Records for this exercise
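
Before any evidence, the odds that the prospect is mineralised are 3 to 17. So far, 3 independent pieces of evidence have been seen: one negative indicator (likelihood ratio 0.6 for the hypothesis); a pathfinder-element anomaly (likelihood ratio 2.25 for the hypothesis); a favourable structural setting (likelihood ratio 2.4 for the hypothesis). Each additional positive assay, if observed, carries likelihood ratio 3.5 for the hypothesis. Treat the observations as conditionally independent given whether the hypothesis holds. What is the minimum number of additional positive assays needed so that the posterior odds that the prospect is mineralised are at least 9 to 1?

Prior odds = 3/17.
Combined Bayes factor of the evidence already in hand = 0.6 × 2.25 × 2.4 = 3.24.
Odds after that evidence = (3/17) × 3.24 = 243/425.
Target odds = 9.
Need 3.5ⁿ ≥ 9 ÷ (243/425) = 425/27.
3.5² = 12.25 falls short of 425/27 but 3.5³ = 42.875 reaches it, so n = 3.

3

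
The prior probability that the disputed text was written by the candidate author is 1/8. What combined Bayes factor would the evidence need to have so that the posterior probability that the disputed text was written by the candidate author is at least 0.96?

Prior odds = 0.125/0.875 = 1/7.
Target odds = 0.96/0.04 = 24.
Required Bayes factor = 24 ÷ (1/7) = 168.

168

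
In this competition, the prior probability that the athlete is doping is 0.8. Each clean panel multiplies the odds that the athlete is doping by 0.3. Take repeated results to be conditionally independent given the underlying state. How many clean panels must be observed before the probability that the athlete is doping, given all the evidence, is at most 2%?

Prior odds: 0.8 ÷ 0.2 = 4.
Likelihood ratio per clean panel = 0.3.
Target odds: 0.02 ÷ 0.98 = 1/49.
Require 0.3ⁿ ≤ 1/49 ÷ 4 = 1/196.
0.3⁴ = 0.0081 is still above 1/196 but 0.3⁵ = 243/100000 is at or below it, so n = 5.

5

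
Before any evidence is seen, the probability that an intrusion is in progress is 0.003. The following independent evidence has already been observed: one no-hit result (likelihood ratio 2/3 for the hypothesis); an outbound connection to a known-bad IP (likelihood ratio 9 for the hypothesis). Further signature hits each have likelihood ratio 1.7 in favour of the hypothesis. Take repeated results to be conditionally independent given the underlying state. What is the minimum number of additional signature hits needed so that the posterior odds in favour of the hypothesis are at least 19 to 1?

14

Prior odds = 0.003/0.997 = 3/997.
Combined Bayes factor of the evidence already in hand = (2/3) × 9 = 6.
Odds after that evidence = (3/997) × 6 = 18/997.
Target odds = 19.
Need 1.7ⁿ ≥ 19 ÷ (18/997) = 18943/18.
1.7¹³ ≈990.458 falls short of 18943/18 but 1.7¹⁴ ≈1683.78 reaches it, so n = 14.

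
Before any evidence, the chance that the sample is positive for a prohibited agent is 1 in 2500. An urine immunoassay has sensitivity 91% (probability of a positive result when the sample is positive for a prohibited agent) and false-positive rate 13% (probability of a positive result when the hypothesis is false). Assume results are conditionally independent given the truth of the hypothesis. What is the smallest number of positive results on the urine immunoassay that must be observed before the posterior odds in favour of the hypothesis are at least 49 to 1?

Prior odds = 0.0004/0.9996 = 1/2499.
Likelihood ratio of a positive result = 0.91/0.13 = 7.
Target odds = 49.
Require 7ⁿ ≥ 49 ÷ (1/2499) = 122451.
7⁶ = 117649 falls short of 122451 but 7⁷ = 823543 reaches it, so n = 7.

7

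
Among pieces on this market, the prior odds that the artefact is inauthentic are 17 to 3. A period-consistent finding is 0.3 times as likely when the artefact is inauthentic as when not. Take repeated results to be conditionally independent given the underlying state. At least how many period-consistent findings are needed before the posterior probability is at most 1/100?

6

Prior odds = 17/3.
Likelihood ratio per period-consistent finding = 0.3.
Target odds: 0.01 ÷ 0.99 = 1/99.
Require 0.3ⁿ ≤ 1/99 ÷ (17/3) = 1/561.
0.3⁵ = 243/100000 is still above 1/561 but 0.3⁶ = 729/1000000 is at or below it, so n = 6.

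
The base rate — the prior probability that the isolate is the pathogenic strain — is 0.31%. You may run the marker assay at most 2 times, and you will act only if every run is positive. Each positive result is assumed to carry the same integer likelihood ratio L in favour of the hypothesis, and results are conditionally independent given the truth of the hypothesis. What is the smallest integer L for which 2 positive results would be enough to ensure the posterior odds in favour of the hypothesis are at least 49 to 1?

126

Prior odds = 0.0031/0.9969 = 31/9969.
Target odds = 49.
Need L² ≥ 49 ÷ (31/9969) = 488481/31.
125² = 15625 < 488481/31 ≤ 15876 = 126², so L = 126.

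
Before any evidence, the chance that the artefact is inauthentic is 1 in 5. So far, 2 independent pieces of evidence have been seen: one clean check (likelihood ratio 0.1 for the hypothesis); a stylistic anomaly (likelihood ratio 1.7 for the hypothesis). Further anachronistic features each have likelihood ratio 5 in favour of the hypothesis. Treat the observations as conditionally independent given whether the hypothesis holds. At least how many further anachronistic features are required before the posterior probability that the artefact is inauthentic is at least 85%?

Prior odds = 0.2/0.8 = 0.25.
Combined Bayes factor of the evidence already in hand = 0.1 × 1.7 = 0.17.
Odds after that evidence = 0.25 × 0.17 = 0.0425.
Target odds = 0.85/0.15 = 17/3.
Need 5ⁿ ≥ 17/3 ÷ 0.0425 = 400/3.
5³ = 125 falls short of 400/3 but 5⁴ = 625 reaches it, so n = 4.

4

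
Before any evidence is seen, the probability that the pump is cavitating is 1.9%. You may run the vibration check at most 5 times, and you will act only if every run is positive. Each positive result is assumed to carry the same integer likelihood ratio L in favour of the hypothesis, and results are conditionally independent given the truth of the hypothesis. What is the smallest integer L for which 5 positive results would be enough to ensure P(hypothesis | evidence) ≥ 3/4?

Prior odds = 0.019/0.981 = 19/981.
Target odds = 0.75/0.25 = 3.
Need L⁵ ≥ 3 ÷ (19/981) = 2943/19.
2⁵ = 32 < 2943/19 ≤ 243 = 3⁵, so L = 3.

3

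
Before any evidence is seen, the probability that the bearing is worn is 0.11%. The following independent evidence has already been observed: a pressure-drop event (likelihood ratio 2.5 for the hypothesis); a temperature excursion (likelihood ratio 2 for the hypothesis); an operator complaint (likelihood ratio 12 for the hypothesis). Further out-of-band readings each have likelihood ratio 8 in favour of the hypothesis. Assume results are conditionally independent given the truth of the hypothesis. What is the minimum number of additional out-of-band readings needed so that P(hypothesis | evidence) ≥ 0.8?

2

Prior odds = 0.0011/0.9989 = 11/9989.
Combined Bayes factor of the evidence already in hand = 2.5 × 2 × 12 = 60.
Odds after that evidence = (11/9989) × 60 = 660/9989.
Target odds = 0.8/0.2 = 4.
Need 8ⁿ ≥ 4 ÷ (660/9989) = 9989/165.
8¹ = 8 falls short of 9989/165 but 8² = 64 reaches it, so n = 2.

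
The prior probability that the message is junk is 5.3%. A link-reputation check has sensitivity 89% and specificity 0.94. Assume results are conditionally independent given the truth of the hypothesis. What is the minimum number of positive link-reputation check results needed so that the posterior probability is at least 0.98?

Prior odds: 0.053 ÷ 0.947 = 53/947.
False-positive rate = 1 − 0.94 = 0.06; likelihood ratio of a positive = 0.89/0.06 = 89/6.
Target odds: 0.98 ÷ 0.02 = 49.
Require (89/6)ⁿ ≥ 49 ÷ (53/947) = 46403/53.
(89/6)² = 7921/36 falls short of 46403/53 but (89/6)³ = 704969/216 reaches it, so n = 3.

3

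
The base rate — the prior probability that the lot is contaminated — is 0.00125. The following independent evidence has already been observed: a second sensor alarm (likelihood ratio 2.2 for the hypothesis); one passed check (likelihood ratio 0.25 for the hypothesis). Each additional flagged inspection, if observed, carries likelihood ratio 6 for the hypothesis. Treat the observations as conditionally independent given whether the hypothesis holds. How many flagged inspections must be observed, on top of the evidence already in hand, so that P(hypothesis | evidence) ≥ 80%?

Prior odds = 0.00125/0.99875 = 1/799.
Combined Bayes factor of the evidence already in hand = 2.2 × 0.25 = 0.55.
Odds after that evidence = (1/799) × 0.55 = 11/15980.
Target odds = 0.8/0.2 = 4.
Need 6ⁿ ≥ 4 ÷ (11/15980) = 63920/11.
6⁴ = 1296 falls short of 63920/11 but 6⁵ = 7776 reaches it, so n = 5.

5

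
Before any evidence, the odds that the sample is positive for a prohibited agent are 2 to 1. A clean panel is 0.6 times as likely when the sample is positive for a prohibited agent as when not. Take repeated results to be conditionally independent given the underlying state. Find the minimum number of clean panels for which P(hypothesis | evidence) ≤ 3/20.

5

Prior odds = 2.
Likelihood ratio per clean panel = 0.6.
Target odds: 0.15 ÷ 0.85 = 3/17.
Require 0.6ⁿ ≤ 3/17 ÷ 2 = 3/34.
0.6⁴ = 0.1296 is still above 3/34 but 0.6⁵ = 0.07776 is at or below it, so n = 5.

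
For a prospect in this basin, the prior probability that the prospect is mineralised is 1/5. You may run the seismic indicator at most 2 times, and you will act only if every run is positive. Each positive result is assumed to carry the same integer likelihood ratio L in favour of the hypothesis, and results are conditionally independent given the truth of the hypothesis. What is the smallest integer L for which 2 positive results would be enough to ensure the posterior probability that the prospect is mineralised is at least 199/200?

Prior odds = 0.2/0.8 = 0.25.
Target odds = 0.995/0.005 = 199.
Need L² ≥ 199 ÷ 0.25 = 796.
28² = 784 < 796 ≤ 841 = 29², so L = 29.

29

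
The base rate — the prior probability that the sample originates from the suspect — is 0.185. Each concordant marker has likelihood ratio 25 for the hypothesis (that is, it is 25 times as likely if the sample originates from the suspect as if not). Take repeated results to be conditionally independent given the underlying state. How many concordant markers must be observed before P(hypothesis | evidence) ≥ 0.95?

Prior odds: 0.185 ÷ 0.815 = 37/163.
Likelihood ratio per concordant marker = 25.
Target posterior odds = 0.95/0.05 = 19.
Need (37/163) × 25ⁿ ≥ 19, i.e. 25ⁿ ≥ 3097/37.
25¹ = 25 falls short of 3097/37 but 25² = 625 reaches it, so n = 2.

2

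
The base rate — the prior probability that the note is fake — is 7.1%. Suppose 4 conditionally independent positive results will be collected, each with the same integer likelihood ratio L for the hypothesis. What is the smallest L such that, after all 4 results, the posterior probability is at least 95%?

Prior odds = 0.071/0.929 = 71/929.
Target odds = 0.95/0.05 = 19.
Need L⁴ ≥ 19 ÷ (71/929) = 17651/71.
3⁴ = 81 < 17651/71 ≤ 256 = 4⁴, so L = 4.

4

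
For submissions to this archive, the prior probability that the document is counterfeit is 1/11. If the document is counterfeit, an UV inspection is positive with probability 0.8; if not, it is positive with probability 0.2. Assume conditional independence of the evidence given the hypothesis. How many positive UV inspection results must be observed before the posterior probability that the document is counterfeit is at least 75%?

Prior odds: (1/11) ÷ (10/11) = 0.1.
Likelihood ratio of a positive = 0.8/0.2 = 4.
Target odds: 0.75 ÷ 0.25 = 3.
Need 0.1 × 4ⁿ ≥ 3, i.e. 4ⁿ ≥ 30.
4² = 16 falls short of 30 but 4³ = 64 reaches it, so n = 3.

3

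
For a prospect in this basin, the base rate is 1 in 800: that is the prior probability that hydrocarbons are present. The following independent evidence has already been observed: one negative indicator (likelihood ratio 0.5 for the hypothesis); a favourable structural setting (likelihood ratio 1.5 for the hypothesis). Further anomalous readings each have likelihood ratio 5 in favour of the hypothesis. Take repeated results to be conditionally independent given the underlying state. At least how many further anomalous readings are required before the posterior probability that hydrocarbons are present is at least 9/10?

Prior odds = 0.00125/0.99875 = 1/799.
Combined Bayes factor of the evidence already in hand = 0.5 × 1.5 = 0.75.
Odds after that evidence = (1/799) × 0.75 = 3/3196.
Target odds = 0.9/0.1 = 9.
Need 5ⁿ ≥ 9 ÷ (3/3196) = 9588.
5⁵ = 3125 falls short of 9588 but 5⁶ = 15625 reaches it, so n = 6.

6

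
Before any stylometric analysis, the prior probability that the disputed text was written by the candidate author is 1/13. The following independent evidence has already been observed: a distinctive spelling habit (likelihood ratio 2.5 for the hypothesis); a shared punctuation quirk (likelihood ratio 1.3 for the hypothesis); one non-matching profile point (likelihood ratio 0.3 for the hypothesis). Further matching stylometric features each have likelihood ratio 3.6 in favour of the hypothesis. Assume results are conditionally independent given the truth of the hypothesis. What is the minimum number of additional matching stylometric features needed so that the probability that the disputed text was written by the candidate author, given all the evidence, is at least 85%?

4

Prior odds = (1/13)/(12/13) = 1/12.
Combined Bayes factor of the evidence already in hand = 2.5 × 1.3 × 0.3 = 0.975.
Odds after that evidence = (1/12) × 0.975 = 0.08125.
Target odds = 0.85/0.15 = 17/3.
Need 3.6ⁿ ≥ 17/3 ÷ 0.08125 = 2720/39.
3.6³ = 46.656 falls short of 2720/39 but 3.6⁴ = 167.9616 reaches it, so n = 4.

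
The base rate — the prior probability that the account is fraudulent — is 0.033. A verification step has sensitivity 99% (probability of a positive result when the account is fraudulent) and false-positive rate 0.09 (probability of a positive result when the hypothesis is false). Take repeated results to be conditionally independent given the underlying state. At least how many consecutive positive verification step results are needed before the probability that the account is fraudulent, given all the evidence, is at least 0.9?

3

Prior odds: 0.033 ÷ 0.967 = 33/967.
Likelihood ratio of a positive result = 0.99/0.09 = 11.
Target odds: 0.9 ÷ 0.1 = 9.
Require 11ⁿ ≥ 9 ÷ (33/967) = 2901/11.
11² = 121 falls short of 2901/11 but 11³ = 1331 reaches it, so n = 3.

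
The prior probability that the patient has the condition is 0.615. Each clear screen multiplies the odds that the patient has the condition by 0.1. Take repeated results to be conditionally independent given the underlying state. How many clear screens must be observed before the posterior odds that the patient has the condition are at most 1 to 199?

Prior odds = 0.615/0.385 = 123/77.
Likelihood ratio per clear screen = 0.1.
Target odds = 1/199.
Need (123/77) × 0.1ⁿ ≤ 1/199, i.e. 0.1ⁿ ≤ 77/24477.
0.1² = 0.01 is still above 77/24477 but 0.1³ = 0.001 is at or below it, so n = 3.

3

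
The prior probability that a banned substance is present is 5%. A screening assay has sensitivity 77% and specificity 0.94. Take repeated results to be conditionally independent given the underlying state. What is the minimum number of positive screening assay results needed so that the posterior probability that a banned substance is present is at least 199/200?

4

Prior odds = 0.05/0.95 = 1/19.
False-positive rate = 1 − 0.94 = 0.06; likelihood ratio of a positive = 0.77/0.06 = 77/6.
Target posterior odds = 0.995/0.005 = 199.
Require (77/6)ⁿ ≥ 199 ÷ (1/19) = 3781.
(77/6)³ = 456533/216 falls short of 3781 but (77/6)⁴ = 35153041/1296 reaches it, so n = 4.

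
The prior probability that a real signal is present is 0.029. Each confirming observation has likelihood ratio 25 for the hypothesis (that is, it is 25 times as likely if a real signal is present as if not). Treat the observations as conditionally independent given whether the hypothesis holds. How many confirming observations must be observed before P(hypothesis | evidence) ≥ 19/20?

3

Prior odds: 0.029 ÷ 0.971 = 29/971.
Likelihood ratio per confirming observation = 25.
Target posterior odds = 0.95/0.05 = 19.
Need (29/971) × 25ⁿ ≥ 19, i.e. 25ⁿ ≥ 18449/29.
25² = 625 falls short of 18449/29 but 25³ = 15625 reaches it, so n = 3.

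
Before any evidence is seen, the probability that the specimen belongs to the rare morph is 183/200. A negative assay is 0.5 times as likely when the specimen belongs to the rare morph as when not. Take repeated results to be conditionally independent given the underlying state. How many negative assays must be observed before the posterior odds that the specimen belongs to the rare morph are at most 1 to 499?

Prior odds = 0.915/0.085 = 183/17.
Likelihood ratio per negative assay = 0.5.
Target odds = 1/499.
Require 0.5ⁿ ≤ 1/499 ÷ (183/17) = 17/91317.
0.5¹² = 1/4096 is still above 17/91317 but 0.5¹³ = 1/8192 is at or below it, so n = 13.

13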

What is required
The lines to return run from the one containing "Before any evidence is seen, the probability that the specimen" through the last line of the material above. Please reproduce them exactly.

Answer section
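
Before any evidence is seen, the probability that the specimen belongs to the rare morph is 183/200. A negative assay is 0.5 times as likely when the specimen belongs to the rare morph as when not. Take repeated results to be conditionally independent given the underlying state. How many negative assays must be observed before the posterior odds that the specimen belongs to the rare morph are at most 1 to 499?

Prior odds = 0.915/0.085 = 183/17.
Likelihood ratio per negative assay = 0.5.
Target odds = 1/499.
Require 0.5ⁿ ≤ 1/499 ÷ (183/17) = 17/91317.
0.5¹² = 1/4096 is still above 17/91317 but 0.5¹³ = 1/8192 is at or below it, so n = 13.

13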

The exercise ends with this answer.